■ **What to do**: The answer is the complete listing below, written out again exactly.

■ **Available data**:
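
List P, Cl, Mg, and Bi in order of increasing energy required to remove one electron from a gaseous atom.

Mg is in period 3, group 2; P is in period 3, group 15; Cl is in period 3, group 17; Bi is in period 6, group 15.
Removing the outermost electron gets harder across a period and easier down a group.
Neither a single period nor a single group — weigh both effects.
Mg > Bi: period and group pull opposite ways; the down-group shift dominates (738 vs 703 kJ/mol).
P > Mg: both are in period 3; the period trend gives P the larger value.
Cl > P: both are in period 3; the period trend gives Cl the larger value.
Tabulated first ionization energy (kJ/mol): Mg 738, P 1012, Cl 1251, Bi 703.
So from lowest to highest: Bi < Mg < P < Cl.

Bi < Mg < P < Cl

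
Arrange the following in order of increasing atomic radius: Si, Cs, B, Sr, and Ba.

B, Si, Sr, Ba, Cs

B is in period 2, group 13; Si is in period 3, group 14; Sr is in period 5, group 2; Cs is in period 6, group 1; Ba is in period 6, group 2.
Moving right in a period, electrons are added to the same shell under a stronger nuclear pull, so atoms get smaller; moving down, a new shell is opened and atoms get larger.
Neither a single period nor a single group — weigh both effects.
Si > B: the two effects oppose for this pair; the down-group effect wins (116 vs 85 pm).
Sr > Si: both effects reinforce here, so Sr is clearly the larger of the two.
Ba > Sr: they share group 2; the group trend gives Ba the larger value.
Cs > Ba: Cs lies to the left of Ba in period 6, so the across-period effect alone puts Cs larger.
For reference (pm): B 85, Si 116, Sr 185, Cs 232, Ba 196.
So from smallest to largest: B < Si < Sr < Ba < Cs.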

■ **Exercise response**:
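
List P, Cl, Mg, and Bi in order of increasing energy required to remove one electron from a gaseous atom.

Mg is in period 3, group 2; P is in period 3, group 15; Cl is in period 3, group 17; Bi is in period 6, group 15.
Removing the outermost electron gets harder across a period and easier down a group.
Neither a single period nor a single group — weigh both effects.
Mg > Bi: period and group pull opposite ways; the down-group shift dominates (738 vs 703 kJ/mol).
P > Mg: both are in period 3; the period trend gives P the larger value.
Cl > P: both are in period 3; the period trend gives Cl the larger value.
Tabulated first ionization energy (kJ/mol): Mg 738, P 1012, Cl 1251, Bi 703.
So from lowest to highest: Bi < Mg < P < Cl.

Bi < Mg < P < Cl

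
Arrange the following in order of increasing atomic radius: Si, Cs, B, Sr, and Ba.

B, Si, Sr, Ba, Cs

B is in period 2, group 13; Si is in period 3, group 14; Sr is in period 5, group 2; Cs is in period 6, group 1; Ba is in period 6, group 2.
Moving right in a period, electrons are added to the same shell under a stronger nuclear pull, so atoms get smaller; moving down, a new shell is opened and atoms get larger.
Neither a single period nor a single group — weigh both effects.
Si > B: the two effects oppose for this pair; the down-group effect wins (116 vs 85 pm).
Sr > Si: both effects reinforce here, so Sr is clearly the larger of the two.
Ba > Sr: they share group 2; the group trend gives Ba the larger value.
Cs > Ba: Cs lies to the left of Ba in period 6, so the across-period effect alone puts Cs larger.
For reference (pm): B 85, Si 116, Sr 185, Cs 232, Ba 196.
So from smallest to largest: B < Si < Sr < Ba < Cs.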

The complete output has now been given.